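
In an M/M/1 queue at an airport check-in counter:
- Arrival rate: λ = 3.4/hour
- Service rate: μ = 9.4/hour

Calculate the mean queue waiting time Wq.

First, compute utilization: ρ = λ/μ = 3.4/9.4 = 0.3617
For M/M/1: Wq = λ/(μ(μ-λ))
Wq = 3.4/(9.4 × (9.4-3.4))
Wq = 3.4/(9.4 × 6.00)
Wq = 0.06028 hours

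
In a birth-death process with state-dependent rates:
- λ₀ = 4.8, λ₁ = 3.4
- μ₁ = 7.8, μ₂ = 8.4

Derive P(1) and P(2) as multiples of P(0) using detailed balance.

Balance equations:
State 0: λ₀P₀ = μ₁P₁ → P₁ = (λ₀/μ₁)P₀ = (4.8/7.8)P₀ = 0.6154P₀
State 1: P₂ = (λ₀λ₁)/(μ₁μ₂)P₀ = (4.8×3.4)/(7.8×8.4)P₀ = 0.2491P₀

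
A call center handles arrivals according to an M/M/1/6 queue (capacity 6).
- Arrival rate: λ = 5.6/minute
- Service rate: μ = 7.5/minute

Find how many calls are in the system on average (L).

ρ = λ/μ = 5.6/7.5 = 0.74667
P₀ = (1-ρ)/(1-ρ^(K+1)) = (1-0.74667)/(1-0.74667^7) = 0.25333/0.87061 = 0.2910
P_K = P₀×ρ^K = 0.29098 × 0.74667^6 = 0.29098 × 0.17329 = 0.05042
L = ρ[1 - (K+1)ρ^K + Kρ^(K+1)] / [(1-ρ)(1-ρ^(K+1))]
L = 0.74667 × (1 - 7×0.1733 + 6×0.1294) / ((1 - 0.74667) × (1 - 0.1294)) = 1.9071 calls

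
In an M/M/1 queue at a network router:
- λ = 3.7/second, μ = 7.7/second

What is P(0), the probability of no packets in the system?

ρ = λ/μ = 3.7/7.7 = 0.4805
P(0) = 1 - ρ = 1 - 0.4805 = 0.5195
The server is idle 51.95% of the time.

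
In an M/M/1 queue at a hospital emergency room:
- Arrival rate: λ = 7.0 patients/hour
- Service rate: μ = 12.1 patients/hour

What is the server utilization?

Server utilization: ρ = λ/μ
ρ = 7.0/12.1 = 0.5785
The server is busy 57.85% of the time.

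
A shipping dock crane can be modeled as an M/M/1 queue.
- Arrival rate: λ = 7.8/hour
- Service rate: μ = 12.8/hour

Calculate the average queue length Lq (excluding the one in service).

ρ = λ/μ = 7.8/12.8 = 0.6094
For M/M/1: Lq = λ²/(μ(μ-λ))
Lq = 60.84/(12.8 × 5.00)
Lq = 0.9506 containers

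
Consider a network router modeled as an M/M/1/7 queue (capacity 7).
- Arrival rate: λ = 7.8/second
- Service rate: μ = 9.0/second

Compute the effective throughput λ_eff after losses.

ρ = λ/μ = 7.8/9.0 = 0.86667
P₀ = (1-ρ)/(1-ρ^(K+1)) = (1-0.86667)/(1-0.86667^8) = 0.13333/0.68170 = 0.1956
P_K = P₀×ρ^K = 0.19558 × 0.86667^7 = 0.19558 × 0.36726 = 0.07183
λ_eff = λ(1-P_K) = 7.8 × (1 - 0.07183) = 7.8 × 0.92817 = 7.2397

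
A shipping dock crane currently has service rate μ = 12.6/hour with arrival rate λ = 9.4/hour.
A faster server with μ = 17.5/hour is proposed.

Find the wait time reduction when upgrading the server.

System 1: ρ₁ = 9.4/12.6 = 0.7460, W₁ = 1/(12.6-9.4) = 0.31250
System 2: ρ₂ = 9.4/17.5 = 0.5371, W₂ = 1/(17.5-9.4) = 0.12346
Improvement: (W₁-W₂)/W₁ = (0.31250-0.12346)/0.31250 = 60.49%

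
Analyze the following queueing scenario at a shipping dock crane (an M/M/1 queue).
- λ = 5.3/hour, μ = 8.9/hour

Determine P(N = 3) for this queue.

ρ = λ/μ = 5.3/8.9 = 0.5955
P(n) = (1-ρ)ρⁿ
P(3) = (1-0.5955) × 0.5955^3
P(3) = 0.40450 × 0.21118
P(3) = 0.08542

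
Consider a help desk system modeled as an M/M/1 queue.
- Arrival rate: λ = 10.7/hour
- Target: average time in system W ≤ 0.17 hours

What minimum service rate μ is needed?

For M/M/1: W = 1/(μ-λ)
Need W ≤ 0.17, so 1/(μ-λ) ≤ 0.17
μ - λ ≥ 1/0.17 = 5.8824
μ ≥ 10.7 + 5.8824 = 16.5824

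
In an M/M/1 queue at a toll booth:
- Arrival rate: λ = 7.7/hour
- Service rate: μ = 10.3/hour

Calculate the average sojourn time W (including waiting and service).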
◇ ◇ ◇
**The problem**
Could you find every line in the records above that has the string "capacity" and copy it?

**Answer area**
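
A call center handles arrivals according to an M/M/1/6 queue (capacity 6).
Consider a network router modeled as an M/M/1/7 queue (capacity 7).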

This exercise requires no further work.